Action item: All of the records should come back exactly as written.

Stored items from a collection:
..............................

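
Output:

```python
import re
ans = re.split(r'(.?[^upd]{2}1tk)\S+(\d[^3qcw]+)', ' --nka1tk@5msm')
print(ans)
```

`re.split` interleaves the captured-group text with the surrounding fragments.

[' --', 'nka1tk', '5msm', '']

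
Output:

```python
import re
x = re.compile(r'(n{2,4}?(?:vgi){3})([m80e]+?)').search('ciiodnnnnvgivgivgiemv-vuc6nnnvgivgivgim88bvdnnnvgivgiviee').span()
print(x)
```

(5, 19)

This matches 2 to 4 of the literal 'n' (lazy), then the literal 'vgi' repeated 3 times (captured); then one or more of one of [m80e] (lazy) (captured).
Lazy quantifiers expand one character at a time until the remainder of the pattern can match.
Unlike `match`, `search` isn't anchored — it looks for the pattern anywhere in the string.
The match spans [5:19] → 'nnnnvgivgivgie'.
Captured: group 1 = 'nnnnvgivgivgi', group 2 = 'e'.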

..............................

Final answer:
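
Output:

```python
import re
ans = re.split(r'(.?[^upd]{2}1tk)\S+(\d[^3qcw]+)', ' --nka1tk@5msm')
print(ans)
```

`re.split` interleaves the captured-group text with the surrounding fragments.

[' --', 'nka1tk', '5msm', '']

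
Output:

```python
import re
x = re.compile(r'(n{2,4}?(?:vgi){3})([m80e]+?)').search('ciiodnnnnvgivgivgiemv-vuc6nnnvgivgivgim88bvdnnnvgivgiviee').span()
print(x)
```

(5, 19)

This matches 2 to 4 of the literal 'n' (lazy), then the literal 'vgi' repeated 3 times (captured); then one or more of one of [m80e] (lazy) (captured).
Lazy quantifiers expand one character at a time until the remainder of the pattern can match.
Unlike `match`, `search` isn't anchored — it looks for the pattern anywhere in the string.
The match spans [5:19] → 'nnnnvgivgivgie'.
Captured: group 1 = 'nnnnvgivgivgi', group 2 = 'e'.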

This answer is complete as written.